··· PROVIDED DATA ···

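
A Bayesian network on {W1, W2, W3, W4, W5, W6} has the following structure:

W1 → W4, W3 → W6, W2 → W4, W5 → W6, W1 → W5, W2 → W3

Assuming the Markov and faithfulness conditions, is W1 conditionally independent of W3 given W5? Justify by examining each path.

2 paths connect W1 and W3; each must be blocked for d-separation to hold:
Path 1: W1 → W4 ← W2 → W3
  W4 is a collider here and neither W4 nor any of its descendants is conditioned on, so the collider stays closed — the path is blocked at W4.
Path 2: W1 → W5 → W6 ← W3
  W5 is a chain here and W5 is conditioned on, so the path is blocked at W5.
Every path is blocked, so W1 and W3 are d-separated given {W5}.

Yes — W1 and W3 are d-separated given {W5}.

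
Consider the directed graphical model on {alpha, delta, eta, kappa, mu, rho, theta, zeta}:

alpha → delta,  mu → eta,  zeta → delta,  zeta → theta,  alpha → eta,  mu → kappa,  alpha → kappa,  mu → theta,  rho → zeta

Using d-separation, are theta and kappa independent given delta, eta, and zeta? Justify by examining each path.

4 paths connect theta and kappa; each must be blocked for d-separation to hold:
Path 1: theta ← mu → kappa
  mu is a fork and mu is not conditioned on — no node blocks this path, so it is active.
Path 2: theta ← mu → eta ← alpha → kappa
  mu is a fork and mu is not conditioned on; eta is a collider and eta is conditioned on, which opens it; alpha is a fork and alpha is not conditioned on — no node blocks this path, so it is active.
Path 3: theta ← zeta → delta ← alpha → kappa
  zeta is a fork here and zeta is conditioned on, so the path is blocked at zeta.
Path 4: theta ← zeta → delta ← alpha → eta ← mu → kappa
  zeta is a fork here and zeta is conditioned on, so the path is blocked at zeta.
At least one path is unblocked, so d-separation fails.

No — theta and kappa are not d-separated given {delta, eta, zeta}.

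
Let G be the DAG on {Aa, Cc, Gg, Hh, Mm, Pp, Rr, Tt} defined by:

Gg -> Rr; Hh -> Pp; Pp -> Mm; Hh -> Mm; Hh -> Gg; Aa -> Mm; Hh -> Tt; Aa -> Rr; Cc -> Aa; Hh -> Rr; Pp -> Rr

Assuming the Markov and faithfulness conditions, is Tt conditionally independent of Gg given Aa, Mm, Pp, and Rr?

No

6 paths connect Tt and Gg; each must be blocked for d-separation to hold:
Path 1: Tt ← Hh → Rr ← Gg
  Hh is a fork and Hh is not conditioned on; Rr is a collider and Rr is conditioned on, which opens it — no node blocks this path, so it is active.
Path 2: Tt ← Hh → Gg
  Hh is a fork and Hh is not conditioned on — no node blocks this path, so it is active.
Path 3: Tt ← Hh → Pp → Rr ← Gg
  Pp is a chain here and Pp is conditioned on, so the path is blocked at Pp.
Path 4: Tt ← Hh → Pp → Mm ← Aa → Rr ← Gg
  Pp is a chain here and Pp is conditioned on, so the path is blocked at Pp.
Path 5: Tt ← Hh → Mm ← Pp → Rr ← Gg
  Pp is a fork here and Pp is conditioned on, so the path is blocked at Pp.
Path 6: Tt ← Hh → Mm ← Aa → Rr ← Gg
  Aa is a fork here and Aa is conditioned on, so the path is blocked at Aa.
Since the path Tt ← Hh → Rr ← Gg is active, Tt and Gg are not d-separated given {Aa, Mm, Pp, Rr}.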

···

# TASK OBJECTIVE
Retype the records in their entirety, matching each one exactly.

# OUTPUT OF THE EXERCISE
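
A Bayesian network on {W1, W2, W3, W4, W5, W6} has the following structure:

W1 → W4, W3 → W6, W2 → W4, W5 → W6, W1 → W5, W2 → W3

Assuming the Markov and faithfulness conditions, is W1 conditionally independent of W3 given W5? Justify by examining each path.

2 paths connect W1 and W3; each must be blocked for d-separation to hold:
Path 1: W1 → W4 ← W2 → W3
  W4 is a collider here and neither W4 nor any of its descendants is conditioned on, so the collider stays closed — the path is blocked at W4.
Path 2: W1 → W5 → W6 ← W3
  W5 is a chain here and W5 is conditioned on, so the path is blocked at W5.
Every path is blocked, so W1 and W3 are d-separated given {W5}.

Yes — W1 and W3 are d-separated given {W5}.

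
Consider the directed graphical model on {alpha, delta, eta, kappa, mu, rho, theta, zeta}:

alpha → delta,  mu → eta,  zeta → delta,  zeta → theta,  alpha → eta,  mu → kappa,  alpha → kappa,  mu → theta,  rho → zeta

Using d-separation, are theta and kappa independent given delta, eta, and zeta? Justify by examining each path.

4 paths connect theta and kappa; each must be blocked for d-separation to hold:
Path 1: theta ← mu → kappa
  mu is a fork and mu is not conditioned on — no node blocks this path, so it is active.
Path 2: theta ← mu → eta ← alpha → kappa
  mu is a fork and mu is not conditioned on; eta is a collider and eta is conditioned on, which opens it; alpha is a fork and alpha is not conditioned on — no node blocks this path, so it is active.
Path 3: theta ← zeta → delta ← alpha → kappa
  zeta is a fork here and zeta is conditioned on, so the path is blocked at zeta.
Path 4: theta ← zeta → delta ← alpha → eta ← mu → kappa
  zeta is a fork here and zeta is conditioned on, so the path is blocked at zeta.
At least one path is unblocked, so d-separation fails.

No — theta and kappa are not d-separated given {delta, eta, zeta}.

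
Let G be the DAG on {Aa, Cc, Gg, Hh, Mm, Pp, Rr, Tt} defined by:

Gg -> Rr; Hh -> Pp; Pp -> Mm; Hh -> Mm; Hh -> Gg; Aa -> Mm; Hh -> Tt; Aa -> Rr; Cc -> Aa; Hh -> Rr; Pp -> Rr

Assuming the Markov and faithfulness conditions, is Tt conditionally independent of Gg given Aa, Mm, Pp, and Rr?

No

6 paths connect Tt and Gg; each must be blocked for d-separation to hold:
Path 1: Tt ← Hh → Rr ← Gg
  Hh is a fork and Hh is not conditioned on; Rr is a collider and Rr is conditioned on, which opens it — no node blocks this path, so it is active.
Path 2: Tt ← Hh → Gg
  Hh is a fork and Hh is not conditioned on — no node blocks this path, so it is active.
Path 3: Tt ← Hh → Pp → Rr ← Gg
  Pp is a chain here and Pp is conditioned on, so the path is blocked at Pp.
Path 4: Tt ← Hh → Pp → Mm ← Aa → Rr ← Gg
  Pp is a chain here and Pp is conditioned on, so the path is blocked at Pp.
Path 5: Tt ← Hh → Mm ← Pp → Rr ← Gg
  Pp is a fork here and Pp is conditioned on, so the path is blocked at Pp.
Path 6: Tt ← Hh → Mm ← Aa → Rr ← Gg
  Aa is a fork here and Aa is conditioned on, so the path is blocked at Aa.
Since the path Tt ← Hh → Rr ← Gg is active, Tt and Gg are not d-separated given {Aa, Mm, Pp, Rr}.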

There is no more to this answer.